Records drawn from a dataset
•••

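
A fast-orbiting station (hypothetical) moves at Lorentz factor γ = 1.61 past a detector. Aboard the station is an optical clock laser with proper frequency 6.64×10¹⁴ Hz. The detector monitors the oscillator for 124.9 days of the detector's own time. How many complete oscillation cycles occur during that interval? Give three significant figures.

N = 4.45×10²¹

γ = 1.61
During 124.9 days of lab time, the oscillator's proper time advances by τ = Δt/γ = 124.9/1.610 = 77.58 days = 6.703×10⁶ s.
N = f × τ = 6.64×10¹⁴ × 6.703×10⁶ = 4.451×10²¹.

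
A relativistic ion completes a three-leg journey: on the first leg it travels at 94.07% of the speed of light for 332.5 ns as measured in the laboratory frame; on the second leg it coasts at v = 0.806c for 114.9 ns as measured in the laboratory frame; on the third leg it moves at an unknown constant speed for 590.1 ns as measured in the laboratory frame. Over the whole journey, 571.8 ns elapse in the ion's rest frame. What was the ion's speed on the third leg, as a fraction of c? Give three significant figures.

Leg 1: β = 0.9407; γ = 1/√(1 − 0.9407²) = 1/√0.1151 = 2.948; τ_1 = 332.5/2.948 = 112.8 ns.
Leg 2: γ = 1/√(1 − 0.806²) = 1/√0.3504 = 1.689; τ_2 = 114.9/1.689 = 68.01 ns.
Leg 3: speed unknown; τ_3 = 590.1/γ_3.
Total proper time: 112.8 + 68.01 + τ_3 = 571.8, so τ_3 = 571.8 − 180.8 = 391.0 ns.
γ_3 = 590.1/391.0 = 1.509; β = √(1 − 1/γ²) = √0.5610.

β = 0.749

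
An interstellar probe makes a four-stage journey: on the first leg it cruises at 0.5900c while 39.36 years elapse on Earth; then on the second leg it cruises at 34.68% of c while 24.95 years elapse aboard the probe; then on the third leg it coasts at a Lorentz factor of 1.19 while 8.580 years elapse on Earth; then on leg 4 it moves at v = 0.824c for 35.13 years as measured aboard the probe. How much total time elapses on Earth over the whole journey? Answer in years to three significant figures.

Δt = 137 years

Leg 1: 39.36 years is already measured on Earth.
Leg 2: β = 0.3468; γ = 1/√(1 − 0.3468²) = 1/√0.8797 = 1.066; Δt_2 = 1.066 × 24.95 = 26.60 years.
Leg 3: 8.580 years is already measured on Earth.
Leg 4: γ = 1/√(1 − 0.824²) = 1/√0.3210 = 1.765; Δt_4 = 1.765 × 35.13 = 62.00 years.
Total: 39.36 + 26.60 + 8.580 + 62.00 years.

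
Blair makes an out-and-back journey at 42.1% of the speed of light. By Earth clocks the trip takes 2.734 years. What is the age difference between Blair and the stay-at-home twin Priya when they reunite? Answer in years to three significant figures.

β = 0.421; γ = 1/√(1 − 0.421²) = 1/√0.8228 = 1.102
Blair's elapsed proper time: τ = 2.734/1.102 = 2.480 years.
Age gap = Δt − τ = 2.734 − 2.480 years.

Δt − τ = 0.254 years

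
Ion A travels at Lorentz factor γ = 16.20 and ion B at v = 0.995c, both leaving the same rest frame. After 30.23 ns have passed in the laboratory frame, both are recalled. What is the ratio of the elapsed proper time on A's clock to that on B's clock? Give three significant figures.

τ_A/τ_B = 0.618

A: γ = 16.20. B: γ = 1/√(1 − 0.995²) = 1/√0.009975 = 10.01.
τ_A/τ_B = γ_B/γ_A = 10.01/16.20 = 0.6181, so τ_A/τ_B = 0.6181.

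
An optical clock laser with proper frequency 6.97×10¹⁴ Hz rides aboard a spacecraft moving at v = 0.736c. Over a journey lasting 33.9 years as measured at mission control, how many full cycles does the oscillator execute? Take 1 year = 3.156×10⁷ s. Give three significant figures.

N = 5.05×10²³

γ = 1/√(1 − 0.736²) = 1/√0.4583 = 1.477
The oscillator's own cycle count is N = f × τ where τ is the proper time aboard the spacecraft. τ = Δt/γ = 33.9/1.477 = 22.95 years = 7.243×10⁸ s.
N = 6.97×10¹⁴ × 7.243×10⁸ = 5.048×10²³.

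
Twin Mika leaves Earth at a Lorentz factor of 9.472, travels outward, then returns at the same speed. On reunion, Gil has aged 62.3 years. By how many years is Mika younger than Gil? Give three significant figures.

Δt − τ = 55.7 years

γ = 9.472
Mika's elapsed proper time: τ = 62.3/9.472 = 6.577 years.
Age gap = Δt − τ = 62.3 − 6.577 years.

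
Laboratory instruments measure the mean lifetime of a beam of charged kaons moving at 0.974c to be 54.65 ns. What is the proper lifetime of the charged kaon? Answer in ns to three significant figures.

τ₀ = 12.4 ns

γ = 1/√(1 − 0.974²) = 1/√0.05132 = 4.414
The lab-frame lifetime is the dilated interval; the proper lifetime is τ₀ = Δt/γ = 54.65/4.414 ns.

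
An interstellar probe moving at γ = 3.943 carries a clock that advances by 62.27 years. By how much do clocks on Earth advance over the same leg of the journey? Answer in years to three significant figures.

γ = 3.943
The interval measured aboard the probe is the proper time (both events occur at the same place in that frame); the lab-frame interval is Δt = γτ = 3.943 × 62.27 years.

Δt = 246 years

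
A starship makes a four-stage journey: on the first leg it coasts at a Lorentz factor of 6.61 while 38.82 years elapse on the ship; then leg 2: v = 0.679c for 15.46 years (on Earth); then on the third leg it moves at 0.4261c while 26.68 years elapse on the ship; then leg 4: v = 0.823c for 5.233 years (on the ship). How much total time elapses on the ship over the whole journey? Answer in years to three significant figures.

τ = 82.1 years

Leg 1: 38.82 years is already measured on the ship.
Leg 2: γ = 1/√(1 − 0.679²) = 1/√0.5390 = 1.362; τ_2 = 15.46/1.362 = 11.35 years.
Leg 3: 26.68 years is already measured on the ship.
Leg 4: 5.233 years is already measured on the ship.
Total: 38.82 + 11.35 + 26.68 + 5.233 years.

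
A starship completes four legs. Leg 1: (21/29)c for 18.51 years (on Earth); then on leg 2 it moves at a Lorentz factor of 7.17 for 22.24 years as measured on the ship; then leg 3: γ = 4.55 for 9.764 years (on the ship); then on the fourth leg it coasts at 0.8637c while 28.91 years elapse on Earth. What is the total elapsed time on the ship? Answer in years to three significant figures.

Leg 1: γ = 1/√(1 − (21/29)²) = 29/20 = 1.450; τ_1 = 18.51/1.450 = 12.77 years.
Leg 2: 22.24 years is already measured on the ship.
Leg 3: 9.764 years is already measured on the ship.
Leg 4: γ = 1/√(1 − 0.8637²) = 1/√0.2540 = 1.984; τ_4 = 28.91/1.984 = 14.57 years.
Total: 12.77 + 22.24 + 9.764 + 14.57 years.

τ = 59.3 years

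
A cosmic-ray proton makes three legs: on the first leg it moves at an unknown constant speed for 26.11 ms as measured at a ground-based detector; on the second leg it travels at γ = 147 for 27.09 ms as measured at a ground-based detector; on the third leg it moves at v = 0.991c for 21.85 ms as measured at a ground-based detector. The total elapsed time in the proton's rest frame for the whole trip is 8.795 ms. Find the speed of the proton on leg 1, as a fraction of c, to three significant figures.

β = 0.976

Leg 1: speed unknown; τ_1 = 26.11/γ_1.
Leg 2: γ = 147; τ_2 = 27.09/147.0 = 0.1843 ms.
Leg 3: γ = 1/√(1 − 0.991²) = 1/√0.01792 = 7.470; τ_3 = 21.85/7.470 = 2.925 ms.
Total proper time: τ_1 + 0.1843 + 2.925 = 8.795, so τ_1 = 8.795 − 3.109 = 5.686 ms.
γ_1 = 26.11/5.686 = 4.592; β = √(1 − 1/γ²) = √0.9526.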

•••

◆ **What is expected**:
Whatever appears in the lines above should be copied exactly.

◆ **Answer**:
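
A fast-orbiting station (hypothetical) moves at Lorentz factor γ = 1.61 past a detector. Aboard the station is an optical clock laser with proper frequency 6.64×10¹⁴ Hz. The detector monitors the oscillator for 124.9 days of the detector's own time. How many complete oscillation cycles occur during that interval? Give three significant figures.

N = 4.45×10²¹

γ = 1.61
During 124.9 days of lab time, the oscillator's proper time advances by τ = Δt/γ = 124.9/1.610 = 77.58 days = 6.703×10⁶ s.
N = f × τ = 6.64×10¹⁴ × 6.703×10⁶ = 4.451×10²¹.

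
A relativistic ion completes a three-leg journey: on the first leg it travels at 94.07% of the speed of light for 332.5 ns as measured in the laboratory frame; on the second leg it coasts at v = 0.806c for 114.9 ns as measured in the laboratory frame; on the third leg it moves at an unknown constant speed for 590.1 ns as measured in the laboratory frame. Over the whole journey, 571.8 ns elapse in the ion's rest frame. What was the ion's speed on the third leg, as a fraction of c? Give three significant figures.

Leg 1: β = 0.9407; γ = 1/√(1 − 0.9407²) = 1/√0.1151 = 2.948; τ_1 = 332.5/2.948 = 112.8 ns.
Leg 2: γ = 1/√(1 − 0.806²) = 1/√0.3504 = 1.689; τ_2 = 114.9/1.689 = 68.01 ns.
Leg 3: speed unknown; τ_3 = 590.1/γ_3.
Total proper time: 112.8 + 68.01 + τ_3 = 571.8, so τ_3 = 571.8 − 180.8 = 391.0 ns.
γ_3 = 590.1/391.0 = 1.509; β = √(1 − 1/γ²) = √0.5610.

β = 0.749

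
An interstellar probe makes a four-stage journey: on the first leg it cruises at 0.5900c while 39.36 years elapse on Earth; then on the second leg it cruises at 34.68% of c while 24.95 years elapse aboard the probe; then on the third leg it coasts at a Lorentz factor of 1.19 while 8.580 years elapse on Earth; then on leg 4 it moves at v = 0.824c for 35.13 years as measured aboard the probe. How much total time elapses on Earth over the whole journey? Answer in years to three significant figures.

Δt = 137 years

Leg 1: 39.36 years is already measured on Earth.
Leg 2: β = 0.3468; γ = 1/√(1 − 0.3468²) = 1/√0.8797 = 1.066; Δt_2 = 1.066 × 24.95 = 26.60 years.
Leg 3: 8.580 years is already measured on Earth.
Leg 4: γ = 1/√(1 − 0.824²) = 1/√0.3210 = 1.765; Δt_4 = 1.765 × 35.13 = 62.00 years.
Total: 39.36 + 26.60 + 8.580 + 62.00 years.

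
Blair makes an out-and-back journey at 42.1% of the speed of light. By Earth clocks the trip takes 2.734 years. What is the age difference between Blair and the stay-at-home twin Priya when they reunite? Answer in years to three significant figures.

β = 0.421; γ = 1/√(1 − 0.421²) = 1/√0.8228 = 1.102
Blair's elapsed proper time: τ = 2.734/1.102 = 2.480 years.
Age gap = Δt − τ = 2.734 − 2.480 years.

Δt − τ = 0.254 years

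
Ion A travels at Lorentz factor γ = 16.20 and ion B at v = 0.995c, both leaving the same rest frame. After 30.23 ns have passed in the laboratory frame, both are recalled. What is the ratio of the elapsed proper time on A's clock to that on B's clock? Give three significant figures.

τ_A/τ_B = 0.618

A: γ = 16.20. B: γ = 1/√(1 − 0.995²) = 1/√0.009975 = 10.01.
τ_A/τ_B = γ_B/γ_A = 10.01/16.20 = 0.6181, so τ_A/τ_B = 0.6181.

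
An optical clock laser with proper frequency 6.97×10¹⁴ Hz rides aboard a spacecraft moving at v = 0.736c. Over a journey lasting 33.9 years as measured at mission control, how many full cycles does the oscillator execute? Take 1 year = 3.156×10⁷ s. Give three significant figures.

N = 5.05×10²³

γ = 1/√(1 − 0.736²) = 1/√0.4583 = 1.477
The oscillator's own cycle count is N = f × τ where τ is the proper time aboard the spacecraft. τ = Δt/γ = 33.9/1.477 = 22.95 years = 7.243×10⁸ s.
N = 6.97×10¹⁴ × 7.243×10⁸ = 5.048×10²³.

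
Twin Mika leaves Earth at a Lorentz factor of 9.472, travels outward, then returns at the same speed. On reunion, Gil has aged 62.3 years. By how many years is Mika younger than Gil? Give three significant figures.

Δt − τ = 55.7 years

γ = 9.472
Mika's elapsed proper time: τ = 62.3/9.472 = 6.577 years.
Age gap = Δt − τ = 62.3 − 6.577 years.

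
Laboratory instruments measure the mean lifetime of a beam of charged kaons moving at 0.974c to be 54.65 ns. What is the proper lifetime of the charged kaon? Answer in ns to three significant figures.

τ₀ = 12.4 ns

γ = 1/√(1 − 0.974²) = 1/√0.05132 = 4.414
The lab-frame lifetime is the dilated interval; the proper lifetime is τ₀ = Δt/γ = 54.65/4.414 ns.

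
An interstellar probe moving at γ = 3.943 carries a clock that advances by 62.27 years. By how much do clocks on Earth advance over the same leg of the journey? Answer in years to three significant figures.

γ = 3.943
The interval measured aboard the probe is the proper time (both events occur at the same place in that frame); the lab-frame interval is Δt = γτ = 3.943 × 62.27 years.

Δt = 246 years

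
A starship makes a four-stage journey: on the first leg it coasts at a Lorentz factor of 6.61 while 38.82 years elapse on the ship; then leg 2: v = 0.679c for 15.46 years (on Earth); then on the third leg it moves at 0.4261c while 26.68 years elapse on the ship; then leg 4: v = 0.823c for 5.233 years (on the ship). How much total time elapses on the ship over the whole journey? Answer in years to three significant figures.

τ = 82.1 years

Leg 1: 38.82 years is already measured on the ship.
Leg 2: γ = 1/√(1 − 0.679²) = 1/√0.5390 = 1.362; τ_2 = 15.46/1.362 = 11.35 years.
Leg 3: 26.68 years is already measured on the ship.
Leg 4: 5.233 years is already measured on the ship.
Total: 38.82 + 11.35 + 26.68 + 5.233 years.

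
A starship completes four legs. Leg 1: (21/29)c for 18.51 years (on Earth); then on leg 2 it moves at a Lorentz factor of 7.17 for 22.24 years as measured on the ship; then leg 3: γ = 4.55 for 9.764 years (on the ship); then on the fourth leg it coasts at 0.8637c while 28.91 years elapse on Earth. What is the total elapsed time on the ship? Answer in years to three significant figures.

Leg 1: γ = 1/√(1 − (21/29)²) = 29/20 = 1.450; τ_1 = 18.51/1.450 = 12.77 years.
Leg 2: 22.24 years is already measured on the ship.
Leg 3: 9.764 years is already measured on the ship.
Leg 4: γ = 1/√(1 − 0.8637²) = 1/√0.2540 = 1.984; τ_4 = 28.91/1.984 = 14.57 years.
Total: 12.77 + 22.24 + 9.764 + 14.57 years.

τ = 59.3 years

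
A cosmic-ray proton makes three legs: on the first leg it moves at an unknown constant speed for 26.11 ms as measured at a ground-based detector; on the second leg it travels at γ = 147 for 27.09 ms as measured at a ground-based detector; on the third leg it moves at v = 0.991c for 21.85 ms as measured at a ground-based detector. The total elapsed time in the proton's rest frame for the whole trip is 8.795 ms. Find the speed of the proton on leg 1, as a fraction of c, to three significant figures.

β = 0.976

Leg 1: speed unknown; τ_1 = 26.11/γ_1.
Leg 2: γ = 147; τ_2 = 27.09/147.0 = 0.1843 ms.
Leg 3: γ = 1/√(1 − 0.991²) = 1/√0.01792 = 7.470; τ_3 = 21.85/7.470 = 2.925 ms.
Total proper time: τ_1 + 0.1843 + 2.925 = 8.795, so τ_1 = 8.795 − 3.109 = 5.686 ms.
γ_1 = 26.11/5.686 = 4.592; β = √(1 − 1/γ²) = √0.9526.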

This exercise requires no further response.